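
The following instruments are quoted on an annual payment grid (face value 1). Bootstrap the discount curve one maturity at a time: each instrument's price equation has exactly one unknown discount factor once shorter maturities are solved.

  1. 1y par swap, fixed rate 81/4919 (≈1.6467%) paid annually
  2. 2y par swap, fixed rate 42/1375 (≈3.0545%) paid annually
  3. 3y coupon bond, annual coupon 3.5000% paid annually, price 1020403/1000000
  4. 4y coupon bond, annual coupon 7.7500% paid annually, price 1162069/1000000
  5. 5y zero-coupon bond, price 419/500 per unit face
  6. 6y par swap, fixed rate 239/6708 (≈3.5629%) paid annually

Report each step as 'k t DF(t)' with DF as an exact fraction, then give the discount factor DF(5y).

step 1 [1y] swap r/1=81/4919: DF=(1 − 81/4919·(0))/(1+81/4919) = 4919/5000 ≈ 0.983800
step 2 [2y] swap r/1=42/1375: DF=(1 − 42/1375·(0.983800))/(1+42/1375) = 2353/2500 ≈ 0.941200
step 3 [3y] bond c/1=7/200: DF=(1020403/1000000 − 7/200·(0.983800+0.941200))/(1+7/200) = 1151/1250 ≈ 0.920800
step 4 [4y] bond c/1=31/400: DF=(1162069/1000000 − 31/400·(0.983800+0.941200+0.920800))/(1+31/400) = 4369/5000 ≈ 0.873800
step 5 [5y] zero: DF = P = 419/500 ≈ 0.838000
step 6 [6y] swap r/1=239/6708: DF=(1 − 239/6708·(0.983800+0.941200+0.920800+0.873800+0.838000))/(1+239/6708) = 1011/1250 ≈ 0.808800

1 1 4919/5000
2 2 2353/2500
3 3 1151/1250
4 4 4369/5000
5 5 419/500
6 6 1011/1250
DF(5y) = 419/500 ≈ 0.838000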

+--

▸ Exercise
Print the lines of the entries, exactly, from the one containing "4. 4y coupon" down to the final line, and leave out all the others.

▸ Problem solution
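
  4. 4y coupon bond, annual coupon 7.7500% paid annually, price 1162069/1000000
  5. 5y zero-coupon bond, price 419/500 per unit face
  6. 6y par swap, fixed rate 239/6708 (≈3.5629%) paid annually

Report each step as 'k t DF(t)' with DF as an exact fraction, then give the discount factor DF(5y).

step 1 [1y] swap r/1=81/4919: DF=(1 − 81/4919·(0))/(1+81/4919) = 4919/5000 ≈ 0.983800
step 2 [2y] swap r/1=42/1375: DF=(1 − 42/1375·(0.983800))/(1+42/1375) = 2353/2500 ≈ 0.941200
step 3 [3y] bond c/1=7/200: DF=(1020403/1000000 − 7/200·(0.983800+0.941200))/(1+7/200) = 1151/1250 ≈ 0.920800
step 4 [4y] bond c/1=31/400: DF=(1162069/1000000 − 31/400·(0.983800+0.941200+0.920800))/(1+31/400) = 4369/5000 ≈ 0.873800
step 5 [5y] zero: DF = P = 419/500 ≈ 0.838000
step 6 [6y] swap r/1=239/6708: DF=(1 − 239/6708·(0.983800+0.941200+0.920800+0.873800+0.838000))/(1+239/6708) = 1011/1250 ≈ 0.808800

1 1 4919/5000
2 2 2353/2500
3 3 1151/1250
4 4 4369/5000
5 5 419/500
6 6 1011/1250
DF(5y) = 419/500 ≈ 0.838000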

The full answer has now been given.